======== DATA FOR THE TASK
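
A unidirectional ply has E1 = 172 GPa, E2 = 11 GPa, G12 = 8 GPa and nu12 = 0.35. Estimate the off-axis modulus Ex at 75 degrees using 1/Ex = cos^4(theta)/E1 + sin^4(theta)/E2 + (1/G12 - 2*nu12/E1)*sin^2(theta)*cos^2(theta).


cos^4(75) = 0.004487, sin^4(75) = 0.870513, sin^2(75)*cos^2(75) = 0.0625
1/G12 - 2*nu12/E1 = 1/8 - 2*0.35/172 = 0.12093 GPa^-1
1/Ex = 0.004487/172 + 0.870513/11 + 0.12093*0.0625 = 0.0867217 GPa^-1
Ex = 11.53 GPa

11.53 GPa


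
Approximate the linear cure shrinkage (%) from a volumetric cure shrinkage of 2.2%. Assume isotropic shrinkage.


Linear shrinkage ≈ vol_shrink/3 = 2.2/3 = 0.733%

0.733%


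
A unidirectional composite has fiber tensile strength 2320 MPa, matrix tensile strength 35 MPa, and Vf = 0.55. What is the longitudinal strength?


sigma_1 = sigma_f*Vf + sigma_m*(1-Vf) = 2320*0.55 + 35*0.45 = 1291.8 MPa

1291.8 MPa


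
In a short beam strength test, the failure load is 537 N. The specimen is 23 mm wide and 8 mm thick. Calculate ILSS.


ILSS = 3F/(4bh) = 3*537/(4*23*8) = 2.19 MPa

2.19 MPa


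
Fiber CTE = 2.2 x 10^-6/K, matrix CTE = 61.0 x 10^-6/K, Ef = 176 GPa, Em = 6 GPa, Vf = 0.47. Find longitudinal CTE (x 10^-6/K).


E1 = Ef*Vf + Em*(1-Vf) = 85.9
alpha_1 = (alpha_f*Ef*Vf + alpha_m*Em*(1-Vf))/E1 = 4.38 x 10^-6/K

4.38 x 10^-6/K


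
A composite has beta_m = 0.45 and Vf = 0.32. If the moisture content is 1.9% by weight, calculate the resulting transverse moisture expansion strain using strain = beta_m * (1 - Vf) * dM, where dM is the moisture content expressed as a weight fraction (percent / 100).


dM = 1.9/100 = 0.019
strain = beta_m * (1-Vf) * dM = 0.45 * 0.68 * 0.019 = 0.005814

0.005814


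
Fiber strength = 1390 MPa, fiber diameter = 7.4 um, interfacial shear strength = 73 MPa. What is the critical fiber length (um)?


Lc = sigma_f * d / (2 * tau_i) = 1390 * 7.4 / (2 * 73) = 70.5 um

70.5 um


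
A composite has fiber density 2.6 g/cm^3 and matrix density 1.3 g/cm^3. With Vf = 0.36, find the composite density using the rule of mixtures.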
================
#### WHAT TO WORK ON
Transcribe every record above exactly as it appears.

#### TASK OUTPUT
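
A unidirectional ply has E1 = 172 GPa, E2 = 11 GPa, G12 = 8 GPa and nu12 = 0.35. Estimate the off-axis modulus Ex at 75 degrees using 1/Ex = cos^4(theta)/E1 + sin^4(theta)/E2 + (1/G12 - 2*nu12/E1)*sin^2(theta)*cos^2(theta).


cos^4(75) = 0.004487, sin^4(75) = 0.870513, sin^2(75)*cos^2(75) = 0.0625
1/G12 - 2*nu12/E1 = 1/8 - 2*0.35/172 = 0.12093 GPa^-1
1/Ex = 0.004487/172 + 0.870513/11 + 0.12093*0.0625 = 0.0867217 GPa^-1
Ex = 11.53 GPa

11.53 GPa


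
Approximate the linear cure shrinkage (%) from a volumetric cure shrinkage of 2.2%. Assume isotropic shrinkage.


Linear shrinkage ≈ vol_shrink/3 = 2.2/3 = 0.733%

0.733%


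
A unidirectional composite has fiber tensile strength 2320 MPa, matrix tensile strength 35 MPa, and Vf = 0.55. What is the longitudinal strength?


sigma_1 = sigma_f*Vf + sigma_m*(1-Vf) = 2320*0.55 + 35*0.45 = 1291.8 MPa

1291.8 MPa


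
In a short beam strength test, the failure load is 537 N. The specimen is 23 mm wide and 8 mm thick. Calculate ILSS.


ILSS = 3F/(4bh) = 3*537/(4*23*8) = 2.19 MPa

2.19 MPa


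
Fiber CTE = 2.2 x 10^-6/K, matrix CTE = 61.0 x 10^-6/K, Ef = 176 GPa, Em = 6 GPa, Vf = 0.47. Find longitudinal CTE (x 10^-6/K).


E1 = Ef*Vf + Em*(1-Vf) = 85.9
alpha_1 = (alpha_f*Ef*Vf + alpha_m*Em*(1-Vf))/E1 = 4.38 x 10^-6/K

4.38 x 10^-6/K


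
A composite has beta_m = 0.45 and Vf = 0.32. If the moisture content is 1.9% by weight, calculate the resulting transverse moisture expansion strain using strain = beta_m * (1 - Vf) * dM, where dM is the moisture content expressed as a weight fraction (percent / 100).


dM = 1.9/100 = 0.019
strain = beta_m * (1-Vf) * dM = 0.45 * 0.68 * 0.019 = 0.005814

0.005814


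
Fiber strength = 1390 MPa, fiber diameter = 7.4 um, interfacial shear strength = 73 MPa. What is the critical fiber length (um)?


Lc = sigma_f * d / (2 * tau_i) = 1390 * 7.4 / (2 * 73) = 70.5 um

70.5 um


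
A composite has fiber density 2.6 g/cm^3 and matrix density 1.3 g/cm^3. With Vf = 0.36, find the composite density using the rule of mixtures.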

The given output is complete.